(Data supplied begins)

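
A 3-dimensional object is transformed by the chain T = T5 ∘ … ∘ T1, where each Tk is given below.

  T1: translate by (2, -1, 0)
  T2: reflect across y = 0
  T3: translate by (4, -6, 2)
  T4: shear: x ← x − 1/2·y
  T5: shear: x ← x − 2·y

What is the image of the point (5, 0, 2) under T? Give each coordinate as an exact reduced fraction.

T(p) = (47/2, -5, 4)

T1 translate by (2, -1, 0): (5, 0, 2) → (7, -1, 2)
T2 reflect across y = 0: (7, -1, 2) → (7, 1, 2)
T3 translate by (4, -6, 2): (7, 1, 2) → (11, -5, 4)
T4 shear: x ← x − 1/2·y: (11, -5, 4) → (27/2, -5, 4)
T5 shear: x ← x − 2·y: (27/2, -5, 4) → (47/2, -5, 4)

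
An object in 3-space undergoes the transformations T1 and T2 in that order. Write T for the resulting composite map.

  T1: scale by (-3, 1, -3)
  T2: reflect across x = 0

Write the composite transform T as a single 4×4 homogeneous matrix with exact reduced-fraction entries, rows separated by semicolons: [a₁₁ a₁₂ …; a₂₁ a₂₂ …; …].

T1 = [-3 0 0 0; 0 1 0 0; 0 0 -3 0; 0 0 0 1]
T2·T1 = [3 0 0 0; 0 1 0 0; 0 0 -3 0; 0 0 0 1]

T = [3 0 0 0; 0 1 0 0; 0 0 -3 0; 0 0 0 1]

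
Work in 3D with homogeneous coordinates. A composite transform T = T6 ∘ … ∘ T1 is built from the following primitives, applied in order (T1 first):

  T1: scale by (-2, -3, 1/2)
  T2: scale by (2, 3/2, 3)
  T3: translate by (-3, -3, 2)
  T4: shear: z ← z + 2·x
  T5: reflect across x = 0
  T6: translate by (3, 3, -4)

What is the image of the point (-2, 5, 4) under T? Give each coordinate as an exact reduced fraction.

T(p) = (-2, -45/2, 14)

T1 scale by (-2, -3, 1/2): (-2, 5, 4) → (4, -15, 2)
T2 scale by (2, 3/2, 3): (4, -15, 2) → (8, -45/2, 6)
T3 translate by (-3, -3, 2): (8, -45/2, 6) → (5, -51/2, 8)
T4 shear: z ← z + 2·x: (5, -51/2, 8) → (5, -51/2, 18)
T5 reflect across x = 0: (5, -51/2, 18) → (-5, -51/2, 18)
T6 translate by (3, 3, -4): (-5, -51/2, 18) → (-2, -45/2, 14)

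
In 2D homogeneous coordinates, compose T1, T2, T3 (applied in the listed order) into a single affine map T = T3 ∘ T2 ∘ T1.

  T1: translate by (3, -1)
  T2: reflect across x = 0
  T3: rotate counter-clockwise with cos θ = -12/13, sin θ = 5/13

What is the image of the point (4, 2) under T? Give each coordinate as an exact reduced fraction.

T(p) = (79/13, -47/13)

T1 translate by (3, -1): (4, 2) → (7, 1)
T2 reflect across x = 0: (7, 1) → (-7, 1)
T3 rotate counter-clockwise with cos θ = -12/13, sin θ = 5/13: (-7, 1) → (79/13, -47/13)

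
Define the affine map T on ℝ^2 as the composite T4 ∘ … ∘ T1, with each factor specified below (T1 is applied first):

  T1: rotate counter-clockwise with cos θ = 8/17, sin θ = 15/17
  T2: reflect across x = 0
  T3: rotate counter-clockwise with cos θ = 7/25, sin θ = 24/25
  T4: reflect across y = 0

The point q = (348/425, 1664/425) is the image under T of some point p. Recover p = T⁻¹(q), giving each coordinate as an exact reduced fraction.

p = (0, -4)

T1 = [8/17 -15/17 0; 15/17 8/17 0; 0 0 1]
T2·T1 = [-8/17 15/17 0; 15/17 8/17 0; 0 0 1]
T3·…·T1 = [-416/425 -87/425 0; -87/425 416/425 0; 0 0 1]
T4·…·T1 = [-416/425 -87/425 0; 87/425 -416/425 0; 0 0 1]
det M = 1; M⁻¹ = [-416/425 87/425 0; -87/425 -416/425 0; 0 0 1]
M⁻¹ · (348/425, 1664/425)ᵀ = (0, -4)ᵀ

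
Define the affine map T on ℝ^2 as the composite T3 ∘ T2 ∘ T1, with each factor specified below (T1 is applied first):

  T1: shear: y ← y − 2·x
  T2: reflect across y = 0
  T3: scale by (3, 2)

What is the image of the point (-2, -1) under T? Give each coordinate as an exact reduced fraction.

T1 shear: y ← y − 2·x: (-2, -1) → (-2, 3)
T2 reflect across y = 0: (-2, 3) → (-2, -3)
T3 scale by (3, 2): (-2, -3) → (-6, -6)

T(p) = (-6, -6)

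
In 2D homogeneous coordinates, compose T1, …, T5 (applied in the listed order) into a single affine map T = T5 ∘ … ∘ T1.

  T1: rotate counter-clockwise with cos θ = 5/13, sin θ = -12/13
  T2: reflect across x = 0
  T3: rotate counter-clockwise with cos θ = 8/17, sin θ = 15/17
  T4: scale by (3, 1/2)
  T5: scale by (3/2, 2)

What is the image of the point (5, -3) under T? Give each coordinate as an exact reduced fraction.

T(p) = (10917/442, -435/221)

T1 rotate counter-clockwise with cos θ = 5/13, sin θ = -12/13: (5, -3) → (-11/13, -75/13)
T2 reflect across x = 0: (-11/13, -75/13) → (11/13, -75/13)
T3 rotate counter-clockwise with cos θ = 8/17, sin θ = 15/17: (11/13, -75/13) → (1213/221, -435/221)
T4 scale by (3, 1/2): (1213/221, -435/221) → (3639/221, -435/442)
T5 scale by (3/2, 2): (3639/221, -435/442) → (10917/442, -435/221)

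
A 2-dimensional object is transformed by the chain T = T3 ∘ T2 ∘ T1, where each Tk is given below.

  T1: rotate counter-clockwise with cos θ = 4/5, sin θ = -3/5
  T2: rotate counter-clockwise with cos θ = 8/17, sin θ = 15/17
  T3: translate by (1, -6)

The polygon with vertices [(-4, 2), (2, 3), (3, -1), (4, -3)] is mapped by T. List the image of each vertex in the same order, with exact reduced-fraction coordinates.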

(Data supplied ends)

◆ **Work task**: Nothing may be omitted. Restate all of the entries exactly.

◆ **Task result**:
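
A 3-dimensional object is transformed by the chain T = T5 ∘ … ∘ T1, where each Tk is given below.

  T1: translate by (2, -1, 0)
  T2: reflect across y = 0
  T3: translate by (4, -6, 2)
  T4: shear: x ← x − 1/2·y
  T5: shear: x ← x − 2·y

What is the image of the point (5, 0, 2) under T? Give each coordinate as an exact reduced fraction.

T(p) = (47/2, -5, 4)

T1 translate by (2, -1, 0): (5, 0, 2) → (7, -1, 2)
T2 reflect across y = 0: (7, -1, 2) → (7, 1, 2)
T3 translate by (4, -6, 2): (7, 1, 2) → (11, -5, 4)
T4 shear: x ← x − 1/2·y: (11, -5, 4) → (27/2, -5, 4)
T5 shear: x ← x − 2·y: (27/2, -5, 4) → (47/2, -5, 4)

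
An object in 3-space undergoes the transformations T1 and T2 in that order. Write T for the resulting composite map.

  T1: scale by (-3, 1, -3)
  T2: reflect across x = 0

Write the composite transform T as a single 4×4 homogeneous matrix with exact reduced-fraction entries, rows separated by semicolons: [a₁₁ a₁₂ …; a₂₁ a₂₂ …; …].

T1 = [-3 0 0 0; 0 1 0 0; 0 0 -3 0; 0 0 0 1]
T2·T1 = [3 0 0 0; 0 1 0 0; 0 0 -3 0; 0 0 0 1]

T = [3 0 0 0; 0 1 0 0; 0 0 -3 0; 0 0 0 1]

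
Work in 3D with homogeneous coordinates. A composite transform T = T6 ∘ … ∘ T1 is built from the following primitives, applied in order (T1 first):

  T1: scale by (-2, -3, 1/2)
  T2: scale by (2, 3/2, 3)
  T3: translate by (-3, -3, 2)
  T4: shear: z ← z + 2·x
  T5: reflect across x = 0
  T6: translate by (3, 3, -4)

What is the image of the point (-2, 5, 4) under T? Give each coordinate as an exact reduced fraction.

T(p) = (-2, -45/2, 14)

T1 scale by (-2, -3, 1/2): (-2, 5, 4) → (4, -15, 2)
T2 scale by (2, 3/2, 3): (4, -15, 2) → (8, -45/2, 6)
T3 translate by (-3, -3, 2): (8, -45/2, 6) → (5, -51/2, 8)
T4 shear: z ← z + 2·x: (5, -51/2, 8) → (5, -51/2, 18)
T5 reflect across x = 0: (5, -51/2, 18) → (-5, -51/2, 18)
T6 translate by (3, 3, -4): (-5, -51/2, 18) → (-2, -45/2, 14)

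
In 2D homogeneous coordinates, compose T1, T2, T3 (applied in the listed order) into a single affine map T = T3 ∘ T2 ∘ T1.

  T1: translate by (3, -1)
  T2: reflect across x = 0
  T3: rotate counter-clockwise with cos θ = -12/13, sin θ = 5/13

What is the image of the point (4, 2) under T? Give each coordinate as an exact reduced fraction.

T(p) = (79/13, -47/13)

T1 translate by (3, -1): (4, 2) → (7, 1)
T2 reflect across x = 0: (7, 1) → (-7, 1)
T3 rotate counter-clockwise with cos θ = -12/13, sin θ = 5/13: (-7, 1) → (79/13, -47/13)

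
Define the affine map T on ℝ^2 as the composite T4 ∘ … ∘ T1, with each factor specified below (T1 is applied first):

  T1: rotate counter-clockwise with cos θ = 8/17, sin θ = 15/17
  T2: reflect across x = 0
  T3: rotate counter-clockwise with cos θ = 7/25, sin θ = 24/25
  T4: reflect across y = 0

The point q = (348/425, 1664/425) is the image under T of some point p. Recover p = T⁻¹(q), giving each coordinate as an exact reduced fraction.

p = (0, -4)

T1 = [8/17 -15/17 0; 15/17 8/17 0; 0 0 1]
T2·T1 = [-8/17 15/17 0; 15/17 8/17 0; 0 0 1]
T3·…·T1 = [-416/425 -87/425 0; -87/425 416/425 0; 0 0 1]
T4·…·T1 = [-416/425 -87/425 0; 87/425 -416/425 0; 0 0 1]
det M = 1; M⁻¹ = [-416/425 87/425 0; -87/425 -416/425 0; 0 0 1]
M⁻¹ · (348/425, 1664/425)ᵀ = (0, -4)ᵀ

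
Define the affine map T on ℝ^2 as the composite T3 ∘ T2 ∘ T1, with each factor specified below (T1 is applied first):

  T1: shear: y ← y − 2·x
  T2: reflect across y = 0
  T3: scale by (3, 2)

What is the image of the point (-2, -1) under T? Give each coordinate as an exact reduced fraction.

T1 shear: y ← y − 2·x: (-2, -1) → (-2, 3)
T2 reflect across y = 0: (-2, 3) → (-2, -3)
T3 scale by (3, 2): (-2, -3) → (-6, -6)

T(p) = (-6, -6)

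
In 2D homogeneous coordinates, compose T1, …, T5 (applied in the listed order) into a single affine map T = T5 ∘ … ∘ T1.

  T1: rotate counter-clockwise with cos θ = 5/13, sin θ = -12/13
  T2: reflect across x = 0
  T3: rotate counter-clockwise with cos θ = 8/17, sin θ = 15/17
  T4: scale by (3, 1/2)
  T5: scale by (3/2, 2)

What is the image of the point (5, -3) under T? Give each coordinate as an exact reduced fraction.

T(p) = (10917/442, -435/221)

T1 rotate counter-clockwise with cos θ = 5/13, sin θ = -12/13: (5, -3) → (-11/13, -75/13)
T2 reflect across x = 0: (-11/13, -75/13) → (11/13, -75/13)
T3 rotate counter-clockwise with cos θ = 8/17, sin θ = 15/17: (11/13, -75/13) → (1213/221, -435/221)
T4 scale by (3, 1/2): (1213/221, -435/221) → (3639/221, -435/442)
T5 scale by (3/2, 2): (3639/221, -435/442) → (10917/442, -435/221)

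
A 2-dimensional object is transformed by the chain T = T3 ∘ T2 ∘ T1, where each Tk is given below.

  T1: rotate counter-clockwise with cos θ = 4/5, sin θ = -3/5
  T2: rotate counter-clockwise with cos θ = 8/17, sin θ = 15/17
  T3: translate by (1, -6)

The polygon with vertices [(-4, 2), (2, 3), (3, -1), (4, -3)] is mapped by T. List the image of each vertex in the same order, with exact reduced-fraction coordinates.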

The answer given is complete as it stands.